_Work item_
For the records that follow, please set down exactly the lines between the one holding "['child' 'education' 'housing'" and the one holding "m[1,2,1] = 'employer'", inclusive, and only those.

_Source data_
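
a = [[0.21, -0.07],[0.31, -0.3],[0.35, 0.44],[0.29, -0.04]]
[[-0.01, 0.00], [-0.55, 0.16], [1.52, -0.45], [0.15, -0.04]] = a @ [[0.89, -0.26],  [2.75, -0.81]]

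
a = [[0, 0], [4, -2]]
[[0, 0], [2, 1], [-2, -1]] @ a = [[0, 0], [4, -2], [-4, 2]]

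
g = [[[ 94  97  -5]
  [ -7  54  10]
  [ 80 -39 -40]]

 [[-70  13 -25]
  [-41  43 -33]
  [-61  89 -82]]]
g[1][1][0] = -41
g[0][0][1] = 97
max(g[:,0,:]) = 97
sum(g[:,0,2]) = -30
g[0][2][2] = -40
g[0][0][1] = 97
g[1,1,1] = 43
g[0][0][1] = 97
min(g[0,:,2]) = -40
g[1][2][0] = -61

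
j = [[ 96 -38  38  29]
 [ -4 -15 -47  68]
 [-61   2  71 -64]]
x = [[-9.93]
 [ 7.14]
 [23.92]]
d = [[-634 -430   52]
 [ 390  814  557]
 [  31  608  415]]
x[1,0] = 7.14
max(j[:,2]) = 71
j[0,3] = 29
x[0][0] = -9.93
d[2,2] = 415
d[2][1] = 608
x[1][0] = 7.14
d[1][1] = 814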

* * *

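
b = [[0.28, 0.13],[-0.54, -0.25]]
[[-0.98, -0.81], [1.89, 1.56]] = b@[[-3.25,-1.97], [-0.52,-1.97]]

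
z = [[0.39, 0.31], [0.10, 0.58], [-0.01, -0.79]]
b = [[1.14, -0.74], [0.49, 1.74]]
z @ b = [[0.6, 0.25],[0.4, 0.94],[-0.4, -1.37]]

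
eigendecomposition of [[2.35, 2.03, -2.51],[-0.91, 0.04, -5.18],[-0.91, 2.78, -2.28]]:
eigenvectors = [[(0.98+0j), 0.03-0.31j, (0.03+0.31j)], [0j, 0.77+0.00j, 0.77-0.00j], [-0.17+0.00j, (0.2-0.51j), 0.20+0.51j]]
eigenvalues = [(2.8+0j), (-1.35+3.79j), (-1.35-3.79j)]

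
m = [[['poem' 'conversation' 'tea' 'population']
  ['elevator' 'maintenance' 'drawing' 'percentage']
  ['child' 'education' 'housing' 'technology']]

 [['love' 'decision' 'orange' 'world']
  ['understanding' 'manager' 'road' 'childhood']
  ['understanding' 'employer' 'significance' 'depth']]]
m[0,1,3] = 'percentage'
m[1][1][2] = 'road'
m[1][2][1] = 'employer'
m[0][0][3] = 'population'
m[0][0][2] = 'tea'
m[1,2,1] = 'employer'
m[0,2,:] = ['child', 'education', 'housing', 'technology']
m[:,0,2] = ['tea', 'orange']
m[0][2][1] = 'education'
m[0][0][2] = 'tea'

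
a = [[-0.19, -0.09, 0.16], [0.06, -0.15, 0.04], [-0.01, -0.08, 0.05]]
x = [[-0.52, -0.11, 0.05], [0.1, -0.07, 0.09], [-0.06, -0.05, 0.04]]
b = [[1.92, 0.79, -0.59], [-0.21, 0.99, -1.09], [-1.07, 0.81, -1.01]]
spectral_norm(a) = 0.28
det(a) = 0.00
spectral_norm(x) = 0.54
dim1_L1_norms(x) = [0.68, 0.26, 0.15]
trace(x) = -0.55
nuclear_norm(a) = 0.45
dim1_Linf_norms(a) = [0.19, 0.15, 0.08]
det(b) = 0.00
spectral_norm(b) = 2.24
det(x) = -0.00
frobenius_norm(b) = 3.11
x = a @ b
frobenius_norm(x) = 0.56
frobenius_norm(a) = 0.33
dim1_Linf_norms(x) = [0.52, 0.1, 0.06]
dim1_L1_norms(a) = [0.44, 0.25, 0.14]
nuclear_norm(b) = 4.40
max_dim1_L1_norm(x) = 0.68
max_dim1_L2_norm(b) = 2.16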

_Task result_
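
  ['child' 'education' 'housing' 'technology']]

 [['love' 'decision' 'orange' 'world']
  ['understanding' 'manager' 'road' 'childhood']
  ['understanding' 'employer' 'significance' 'depth']]]
m[0,1,3] = 'percentage'
m[1][1][2] = 'road'
m[1][2][1] = 'employer'
m[0][0][3] = 'population'
m[0][0][2] = 'tea'
m[1,2,1] = 'employer'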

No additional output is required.